Saved entries
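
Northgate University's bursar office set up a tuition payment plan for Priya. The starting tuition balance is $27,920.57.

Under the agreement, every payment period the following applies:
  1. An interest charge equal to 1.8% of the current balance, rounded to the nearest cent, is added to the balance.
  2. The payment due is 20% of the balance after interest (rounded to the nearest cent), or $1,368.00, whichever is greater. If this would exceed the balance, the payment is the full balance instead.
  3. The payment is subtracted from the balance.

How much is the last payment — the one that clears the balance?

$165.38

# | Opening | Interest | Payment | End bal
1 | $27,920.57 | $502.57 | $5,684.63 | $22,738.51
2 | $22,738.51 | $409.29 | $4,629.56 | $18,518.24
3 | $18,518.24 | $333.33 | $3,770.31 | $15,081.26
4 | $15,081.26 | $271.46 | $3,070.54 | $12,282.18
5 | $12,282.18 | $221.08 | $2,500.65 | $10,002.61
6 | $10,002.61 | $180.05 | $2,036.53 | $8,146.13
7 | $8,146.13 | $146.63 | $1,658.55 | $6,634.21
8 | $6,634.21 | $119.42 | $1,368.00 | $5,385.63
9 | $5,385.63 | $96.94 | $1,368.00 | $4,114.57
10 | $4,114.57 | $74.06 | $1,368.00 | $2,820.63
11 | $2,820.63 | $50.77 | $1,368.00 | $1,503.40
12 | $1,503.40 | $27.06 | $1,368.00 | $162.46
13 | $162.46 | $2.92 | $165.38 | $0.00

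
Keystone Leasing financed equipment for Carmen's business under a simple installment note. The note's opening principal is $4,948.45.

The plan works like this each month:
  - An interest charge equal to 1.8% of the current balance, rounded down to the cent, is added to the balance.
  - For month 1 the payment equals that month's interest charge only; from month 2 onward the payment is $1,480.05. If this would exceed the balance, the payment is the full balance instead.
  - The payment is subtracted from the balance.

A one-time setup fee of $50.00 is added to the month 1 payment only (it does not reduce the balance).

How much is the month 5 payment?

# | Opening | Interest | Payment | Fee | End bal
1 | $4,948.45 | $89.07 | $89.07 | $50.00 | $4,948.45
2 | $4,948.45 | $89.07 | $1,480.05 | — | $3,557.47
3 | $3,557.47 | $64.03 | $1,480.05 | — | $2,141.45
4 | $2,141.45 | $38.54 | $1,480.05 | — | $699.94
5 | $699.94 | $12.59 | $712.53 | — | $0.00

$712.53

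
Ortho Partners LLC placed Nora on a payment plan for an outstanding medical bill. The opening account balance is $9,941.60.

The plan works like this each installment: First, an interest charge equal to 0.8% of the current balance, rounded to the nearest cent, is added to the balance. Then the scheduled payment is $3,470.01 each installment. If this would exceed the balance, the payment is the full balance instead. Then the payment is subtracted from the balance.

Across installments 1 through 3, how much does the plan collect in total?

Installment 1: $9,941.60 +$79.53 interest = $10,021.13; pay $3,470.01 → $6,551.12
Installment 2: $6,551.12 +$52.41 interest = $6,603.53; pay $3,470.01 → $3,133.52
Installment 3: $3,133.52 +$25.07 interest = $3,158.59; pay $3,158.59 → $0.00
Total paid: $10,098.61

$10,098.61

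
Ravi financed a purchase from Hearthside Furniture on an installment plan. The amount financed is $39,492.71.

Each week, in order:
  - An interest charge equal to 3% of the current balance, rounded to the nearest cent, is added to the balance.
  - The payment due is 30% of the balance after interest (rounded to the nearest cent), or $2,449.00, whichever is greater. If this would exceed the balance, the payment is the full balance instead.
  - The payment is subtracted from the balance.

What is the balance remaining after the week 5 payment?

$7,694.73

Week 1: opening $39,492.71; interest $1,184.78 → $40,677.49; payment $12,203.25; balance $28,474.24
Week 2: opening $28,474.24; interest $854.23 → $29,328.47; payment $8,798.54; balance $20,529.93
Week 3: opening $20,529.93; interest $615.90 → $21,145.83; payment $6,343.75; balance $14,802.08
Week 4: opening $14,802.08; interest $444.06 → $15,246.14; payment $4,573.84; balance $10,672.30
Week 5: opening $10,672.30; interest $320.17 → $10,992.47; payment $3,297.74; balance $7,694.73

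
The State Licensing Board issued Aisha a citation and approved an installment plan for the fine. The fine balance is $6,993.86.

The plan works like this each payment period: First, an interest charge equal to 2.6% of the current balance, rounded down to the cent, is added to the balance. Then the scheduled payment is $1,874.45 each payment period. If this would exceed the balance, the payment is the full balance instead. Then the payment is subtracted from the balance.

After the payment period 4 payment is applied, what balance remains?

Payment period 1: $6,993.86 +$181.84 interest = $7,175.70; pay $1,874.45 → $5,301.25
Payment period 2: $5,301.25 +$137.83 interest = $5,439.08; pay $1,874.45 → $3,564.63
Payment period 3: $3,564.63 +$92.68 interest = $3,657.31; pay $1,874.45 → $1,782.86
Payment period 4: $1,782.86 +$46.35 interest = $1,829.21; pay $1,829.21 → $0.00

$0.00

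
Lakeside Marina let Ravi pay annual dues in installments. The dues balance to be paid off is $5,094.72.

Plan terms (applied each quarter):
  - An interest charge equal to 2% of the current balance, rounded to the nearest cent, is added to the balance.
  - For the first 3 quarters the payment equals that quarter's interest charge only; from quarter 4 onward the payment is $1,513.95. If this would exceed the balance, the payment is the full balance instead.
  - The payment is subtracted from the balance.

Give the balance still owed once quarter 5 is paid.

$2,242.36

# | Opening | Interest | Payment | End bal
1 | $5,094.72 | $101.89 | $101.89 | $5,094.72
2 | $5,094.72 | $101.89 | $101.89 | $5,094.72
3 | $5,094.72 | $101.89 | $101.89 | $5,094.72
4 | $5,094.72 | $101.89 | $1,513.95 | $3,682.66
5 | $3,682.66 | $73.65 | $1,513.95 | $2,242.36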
...
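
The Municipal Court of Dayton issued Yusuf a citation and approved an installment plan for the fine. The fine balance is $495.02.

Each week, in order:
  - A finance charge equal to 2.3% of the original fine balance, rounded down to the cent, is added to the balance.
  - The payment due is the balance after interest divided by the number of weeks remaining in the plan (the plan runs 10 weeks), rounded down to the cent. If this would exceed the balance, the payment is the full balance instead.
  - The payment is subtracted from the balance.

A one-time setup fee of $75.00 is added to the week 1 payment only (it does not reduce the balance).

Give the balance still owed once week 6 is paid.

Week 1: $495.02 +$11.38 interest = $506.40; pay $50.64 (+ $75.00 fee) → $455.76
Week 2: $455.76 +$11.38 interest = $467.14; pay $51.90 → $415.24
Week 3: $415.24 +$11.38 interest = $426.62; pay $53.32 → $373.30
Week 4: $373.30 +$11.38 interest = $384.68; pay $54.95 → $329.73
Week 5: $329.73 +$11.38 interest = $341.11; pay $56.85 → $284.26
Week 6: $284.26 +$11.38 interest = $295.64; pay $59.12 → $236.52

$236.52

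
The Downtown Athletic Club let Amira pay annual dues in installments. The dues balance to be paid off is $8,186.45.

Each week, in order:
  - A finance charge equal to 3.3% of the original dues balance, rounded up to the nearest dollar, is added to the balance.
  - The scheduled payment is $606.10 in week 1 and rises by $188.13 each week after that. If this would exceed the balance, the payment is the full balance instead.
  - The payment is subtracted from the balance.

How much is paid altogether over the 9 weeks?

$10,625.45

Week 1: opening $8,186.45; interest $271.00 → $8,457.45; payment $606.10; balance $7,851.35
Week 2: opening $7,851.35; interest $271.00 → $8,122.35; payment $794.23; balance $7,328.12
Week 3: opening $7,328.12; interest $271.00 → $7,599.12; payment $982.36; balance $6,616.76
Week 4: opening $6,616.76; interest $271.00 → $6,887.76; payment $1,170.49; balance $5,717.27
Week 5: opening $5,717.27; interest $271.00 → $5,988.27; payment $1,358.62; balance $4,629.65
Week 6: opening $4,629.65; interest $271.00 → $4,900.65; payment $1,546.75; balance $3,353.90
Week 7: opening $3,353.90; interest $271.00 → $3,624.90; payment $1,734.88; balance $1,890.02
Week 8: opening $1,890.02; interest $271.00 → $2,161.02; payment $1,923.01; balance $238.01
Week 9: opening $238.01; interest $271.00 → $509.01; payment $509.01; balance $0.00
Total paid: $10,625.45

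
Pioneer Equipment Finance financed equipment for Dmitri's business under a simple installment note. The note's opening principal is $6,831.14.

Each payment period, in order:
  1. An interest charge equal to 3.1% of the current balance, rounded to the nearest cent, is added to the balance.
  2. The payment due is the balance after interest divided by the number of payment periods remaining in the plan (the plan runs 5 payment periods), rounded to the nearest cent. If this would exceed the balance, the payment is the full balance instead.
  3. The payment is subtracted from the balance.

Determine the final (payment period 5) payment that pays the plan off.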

**WORK REQUIRED**
Look above for the line holding "Ortho Partners LLC" and the line holding "The plan works like this each installment: First, an", then output exactly those two lines and every line between them, nothing more.

**THE ANSWER**
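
Ortho Partners LLC placed Nora on a payment plan for an outstanding medical bill. The opening account balance is $9,941.60.

The plan works like this each installment: First, an interest charge equal to 0.8% of the current balance, rounded to the nearest cent, is added to the balance. Then the scheduled payment is $3,470.01 each installment. If this would exceed the balance, the payment is the full balance instead. Then the payment is subtracted from the balance.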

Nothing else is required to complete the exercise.